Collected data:
********
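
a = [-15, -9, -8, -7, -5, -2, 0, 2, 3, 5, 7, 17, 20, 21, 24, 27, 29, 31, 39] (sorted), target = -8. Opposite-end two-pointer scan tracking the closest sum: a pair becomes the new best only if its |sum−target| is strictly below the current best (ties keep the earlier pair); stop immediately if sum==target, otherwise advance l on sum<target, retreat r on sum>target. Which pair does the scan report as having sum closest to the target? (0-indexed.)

l=0 r=18: -15+39=24 d=32 *, r--
l=0 r=17: -15+31=16 d=24 *, r--
l=0 r=16: -15+29=14 d=22 *, r--
l=0 r=15: -15+27=12 d=20 *, r--
l=0 r=14: -15+24=9 d=17 *, r--
l=0 r=13: -15+21=6 d=14 *, r--
l=0 r=12: -15+20=5 d=13 *, r--
l=0 r=11: -15+17=2 d=10 *, r--
l=0 r=10: -15+7=-8 d=0 *, stop

pair (-15, 7) with sum -8 (|Δ|=0)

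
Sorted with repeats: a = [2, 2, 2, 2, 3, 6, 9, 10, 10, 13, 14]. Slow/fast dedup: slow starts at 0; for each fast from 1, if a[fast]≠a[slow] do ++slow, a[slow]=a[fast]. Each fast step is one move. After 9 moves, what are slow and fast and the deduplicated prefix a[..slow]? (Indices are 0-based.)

slow=5, fast=10, prefix=[2, 3, 6, 9, 10, 13]

slow=0 fast=1: a[fast]=2=a[slow] dup, fast++
slow=0 fast=2: a[fast]=2=a[slow] dup, fast++
slow=0 fast=3: a[fast]=2=a[slow] dup, fast++
slow=0 fast=4: a[fast]=3≠a[slow]=2 write a[1]=3, slow++,fast++
slow=1 fast=5: a[fast]=6≠a[slow]=3 write a[2]=6, slow++,fast++
slow=2 fast=6: a[fast]=9≠a[slow]=6 write a[3]=9, slow++,fast++
slow=3 fast=7: a[fast]=10≠a[slow]=9 write a[4]=10, slow++,fast++
slow=4 fast=8: a[fast]=10=a[slow] dup, fast++
slow=4 fast=9: a[fast]=13≠a[slow]=10 write a[5]=13, slow++,fast++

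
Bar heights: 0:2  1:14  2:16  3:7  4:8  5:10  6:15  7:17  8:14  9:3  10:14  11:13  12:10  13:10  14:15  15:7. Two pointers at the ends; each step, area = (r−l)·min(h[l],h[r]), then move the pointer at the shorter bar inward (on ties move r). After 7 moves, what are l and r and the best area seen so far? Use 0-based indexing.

l=2, r=10, best area=182

l=0 r=15: min(2,7)*15=30 best=30 *, l++
l=1 r=15: min(14,7)*14=98 best=98 *, r--
l=1 r=14: min(14,15)*13=182 best=182 *, l++
l=2 r=14: min(16,15)*12=180 best=182, r--
l=2 r=13: min(16,10)*11=110 best=182, r--
l=2 r=12: min(16,10)*10=100 best=182, r--
l=2 r=11: min(16,13)*9=117 best=182, r--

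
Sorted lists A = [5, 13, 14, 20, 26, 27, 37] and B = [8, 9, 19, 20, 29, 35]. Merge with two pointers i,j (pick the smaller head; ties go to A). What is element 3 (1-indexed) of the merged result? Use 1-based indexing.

[i=1,j=1] A[i]=5<=B[j]=8 take 5 → i++
[i=2,j=1] A[i]=13>B[j]=8 take 8 → j++
[i=2,j=2] A[i]=13>B[j]=9 take 9 → j++
[i=2,j=3] A[i]=13<=B[j]=19 take 13 → i++
[i=3,j=3] A[i]=14<=B[j]=19 take 14 → i++
[i=4,j=3] A[i]=20>B[j]=19 take 19 → j++
[i=4,j=4] A[i]=20<=B[j]=20 take 20 → i++
[i=5,j=4] A[i]=26>B[j]=20 take 20 → j++
[i=5,j=5] A[i]=26<=B[j]=29 take 26 → i++
[i=6,j=5] A[i]=27<=B[j]=29 take 27 → i++
[i=7,j=5] A[i]=37>B[j]=29 take 29 → j++
[i=7,j=6] A[i]=37>B[j]=35 take 35 → j++
[i=7,j=7] B done, take A[i]=37 → i++

merged[3] = 9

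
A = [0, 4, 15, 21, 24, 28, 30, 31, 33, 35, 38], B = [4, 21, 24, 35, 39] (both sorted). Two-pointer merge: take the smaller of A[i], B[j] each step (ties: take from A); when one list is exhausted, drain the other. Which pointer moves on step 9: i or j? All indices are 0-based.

[i=0,j=0] A[i]=0<=B[j]=4 take 0 → i++
[i=1,j=0] A[i]=4<=B[j]=4 take 4 → i++
[i=2,j=0] A[i]=15>B[j]=4 take 4 → j++
[i=2,j=1] A[i]=15<=B[j]=21 take 15 → i++
[i=3,j=1] A[i]=21<=B[j]=21 take 21 → i++
[i=4,j=1] A[i]=24>B[j]=21 take 21 → j++
[i=4,j=2] A[i]=24<=B[j]=24 take 24 → i++
[i=5,j=2] A[i]=28>B[j]=24 take 24 → j++
[i=5,j=3] A[i]=28<=B[j]=35 take 28 → i++

i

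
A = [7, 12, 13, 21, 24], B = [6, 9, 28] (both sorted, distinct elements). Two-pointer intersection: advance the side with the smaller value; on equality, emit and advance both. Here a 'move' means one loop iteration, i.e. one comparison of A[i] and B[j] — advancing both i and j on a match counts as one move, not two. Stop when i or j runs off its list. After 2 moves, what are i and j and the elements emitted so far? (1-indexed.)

[i=1,j=1] 7>6 → j++
[i=1,j=2] 7<9 → i++

i=2, j=2, emitted=[]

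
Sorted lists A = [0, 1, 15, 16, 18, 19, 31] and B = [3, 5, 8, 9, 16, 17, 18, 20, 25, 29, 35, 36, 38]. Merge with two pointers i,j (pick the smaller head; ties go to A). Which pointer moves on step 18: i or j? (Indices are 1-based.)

j

[i=1,j=1] A[i]=0<=B[j]=3 take 0 → i++
[i=2,j=1] A[i]=1<=B[j]=3 take 1 → i++
[i=3,j=1] A[i]=15>B[j]=3 take 3 → j++
[i=3,j=2] A[i]=15>B[j]=5 take 5 → j++
[i=3,j=3] A[i]=15>B[j]=8 take 8 → j++
[i=3,j=4] A[i]=15>B[j]=9 take 9 → j++
[i=3,j=5] A[i]=15<=B[j]=16 take 15 → i++
[i=4,j=5] A[i]=16<=B[j]=16 take 16 → i++
[i=5,j=5] A[i]=18>B[j]=16 take 16 → j++
[i=5,j=6] A[i]=18>B[j]=17 take 17 → j++
[i=5,j=7] A[i]=18<=B[j]=18 take 18 → i++
[i=6,j=7] A[i]=19>B[j]=18 take 18 → j++
[i=6,j=8] A[i]=19<=B[j]=20 take 19 → i++
[i=7,j=8] A[i]=31>B[j]=20 take 20 → j++
[i=7,j=9] A[i]=31>B[j]=25 take 25 → j++
[i=7,j=10] A[i]=31>B[j]=29 take 29 → j++
[i=7,j=11] A[i]=31<=B[j]=35 take 31 → i++
[i=8,j=11] A done, take B[j]=35 → j++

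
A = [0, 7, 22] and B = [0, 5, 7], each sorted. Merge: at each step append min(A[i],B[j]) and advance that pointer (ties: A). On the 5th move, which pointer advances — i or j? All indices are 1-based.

[i=1,j=1] A[i]=0<=B[j]=0 take 0 → i++
[i=2,j=1] A[i]=7>B[j]=0 take 0 → j++
[i=2,j=2] A[i]=7>B[j]=5 take 5 → j++
[i=2,j=3] A[i]=7<=B[j]=7 take 7 → i++
[i=3,j=3] A[i]=22>B[j]=7 take 7 → j++

j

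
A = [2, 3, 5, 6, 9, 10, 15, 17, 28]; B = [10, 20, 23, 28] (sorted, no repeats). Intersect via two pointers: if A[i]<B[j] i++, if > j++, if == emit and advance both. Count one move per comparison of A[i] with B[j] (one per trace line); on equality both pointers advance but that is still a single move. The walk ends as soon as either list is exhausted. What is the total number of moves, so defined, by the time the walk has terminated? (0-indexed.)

11 moves

[i=0,j=0] 2<10 → i++
[i=1,j=0] 3<10 → i++
[i=2,j=0] 5<10 → i++
[i=3,j=0] 6<10 → i++
[i=4,j=0] 9<10 → i++
[i=5,j=0] 10==10 emit → i++,j++
[i=6,j=1] 15<20 → i++
[i=7,j=1] 17<20 → i++
[i=8,j=1] 28>20 → j++
[i=8,j=2] 28>23 → j++
[i=8,j=3] 28==28 emit → i++,j++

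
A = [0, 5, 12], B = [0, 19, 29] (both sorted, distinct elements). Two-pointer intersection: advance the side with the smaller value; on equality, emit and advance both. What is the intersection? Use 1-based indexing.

i=1 j=1: 0==0 emit, i++,j++
i=2 j=2: 5<19, i++
i=3 j=2: 12<19, i++

intersection = [0]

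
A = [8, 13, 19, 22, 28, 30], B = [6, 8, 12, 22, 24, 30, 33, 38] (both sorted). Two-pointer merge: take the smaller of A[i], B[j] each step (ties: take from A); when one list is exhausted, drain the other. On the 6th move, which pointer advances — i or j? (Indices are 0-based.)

[i=0,j=0] A[i]=8>B[j]=6 take 6 → j++
[i=0,j=1] A[i]=8<=B[j]=8 take 8 → i++
[i=1,j=1] A[i]=13>B[j]=8 take 8 → j++
[i=1,j=2] A[i]=13>B[j]=12 take 12 → j++
[i=1,j=3] A[i]=13<=B[j]=22 take 13 → i++
[i=2,j=3] A[i]=19<=B[j]=22 take 19 → i++

i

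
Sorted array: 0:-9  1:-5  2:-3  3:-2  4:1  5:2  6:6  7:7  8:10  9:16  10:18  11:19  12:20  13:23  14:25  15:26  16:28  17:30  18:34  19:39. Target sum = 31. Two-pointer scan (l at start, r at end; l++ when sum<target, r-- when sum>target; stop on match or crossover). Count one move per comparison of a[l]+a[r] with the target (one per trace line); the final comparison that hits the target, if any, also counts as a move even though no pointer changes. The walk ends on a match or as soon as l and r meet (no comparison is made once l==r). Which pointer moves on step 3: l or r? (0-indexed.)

l=0 r=19: -9+39=30 <31, l++
l=1 r=19: -5+39=34 >31, r--
l=1 r=18: -5+34=29 <31, l++

l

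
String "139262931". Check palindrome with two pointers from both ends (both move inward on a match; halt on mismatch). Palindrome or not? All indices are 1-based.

l=1 r=9: '1'=='1', l++,r--
l=2 r=8: '3'=='3', l++,r--
l=3 r=7: '9'=='9', l++,r--
l=4 r=6: '2'=='2', l++,r--

palindrome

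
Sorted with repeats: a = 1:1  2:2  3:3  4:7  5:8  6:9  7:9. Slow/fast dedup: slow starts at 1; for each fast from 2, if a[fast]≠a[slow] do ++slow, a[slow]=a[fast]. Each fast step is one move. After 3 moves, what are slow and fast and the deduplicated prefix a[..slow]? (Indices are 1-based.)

slow=4, fast=5, prefix=[1, 2, 3, 7]

(s=1,f=2) a[fast]=2≠a[slow]=1 write a[2]=2 → slow++,fast++
(s=2,f=3) a[fast]=3≠a[slow]=2 write a[3]=3 → slow++,fast++
(s=3,f=4) a[fast]=7≠a[slow]=3 write a[4]=7 → slow++,fast++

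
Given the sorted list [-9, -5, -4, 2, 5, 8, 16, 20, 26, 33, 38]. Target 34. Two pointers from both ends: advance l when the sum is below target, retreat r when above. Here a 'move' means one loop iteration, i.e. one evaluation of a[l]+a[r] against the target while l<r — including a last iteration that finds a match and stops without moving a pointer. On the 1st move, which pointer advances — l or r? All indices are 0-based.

[0,10] -9+38=29 <34 → l++

l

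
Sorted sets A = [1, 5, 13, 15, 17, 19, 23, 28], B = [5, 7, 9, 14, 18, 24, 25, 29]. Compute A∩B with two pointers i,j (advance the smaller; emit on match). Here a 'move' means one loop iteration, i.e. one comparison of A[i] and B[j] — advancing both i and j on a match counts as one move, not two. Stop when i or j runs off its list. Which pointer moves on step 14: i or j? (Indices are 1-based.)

i

[i=1,j=1] 1<5 → i++
[i=2,j=1] 5==5 emit → i++,j++
[i=3,j=2] 13>7 → j++
[i=3,j=3] 13>9 → j++
[i=3,j=4] 13<14 → i++
[i=4,j=4] 15>14 → j++
[i=4,j=5] 15<18 → i++
[i=5,j=5] 17<18 → i++
[i=6,j=5] 19>18 → j++
[i=6,j=6] 19<24 → i++
[i=7,j=6] 23<24 → i++
[i=8,j=6] 28>24 → j++
[i=8,j=7] 28>25 → j++
[i=8,j=8] 28<29 → i++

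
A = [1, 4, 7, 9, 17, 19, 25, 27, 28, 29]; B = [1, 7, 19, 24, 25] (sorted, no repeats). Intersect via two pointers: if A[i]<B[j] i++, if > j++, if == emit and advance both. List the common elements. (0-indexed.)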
********
Print exactly the lines from the one with "Sorted sets A" through the end of the data, inclusive.

Completed task
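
Sorted sets A = [1, 5, 13, 15, 17, 19, 23, 28], B = [5, 7, 9, 14, 18, 24, 25, 29]. Compute A∩B with two pointers i,j (advance the smaller; emit on match). Here a 'move' means one loop iteration, i.e. one comparison of A[i] and B[j] — advancing both i and j on a match counts as one move, not two. Stop when i or j runs off its list. Which pointer moves on step 14: i or j? (Indices are 1-based.)

i

[i=1,j=1] 1<5 → i++
[i=2,j=1] 5==5 emit → i++,j++
[i=3,j=2] 13>7 → j++
[i=3,j=3] 13>9 → j++
[i=3,j=4] 13<14 → i++
[i=4,j=4] 15>14 → j++
[i=4,j=5] 15<18 → i++
[i=5,j=5] 17<18 → i++
[i=6,j=5] 19>18 → j++
[i=6,j=6] 19<24 → i++
[i=7,j=6] 23<24 → i++
[i=8,j=6] 28>24 → j++
[i=8,j=7] 28>25 → j++
[i=8,j=8] 28<29 → i++

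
A = [1, 4, 7, 9, 17, 19, 25, 27, 28, 29]; B = [1, 7, 19, 24, 25] (sorted, no repeats). Intersect via two pointers: if A[i]<B[j] i++, if > j++, if == emit and advance both. List the common elements. (0-indexed.)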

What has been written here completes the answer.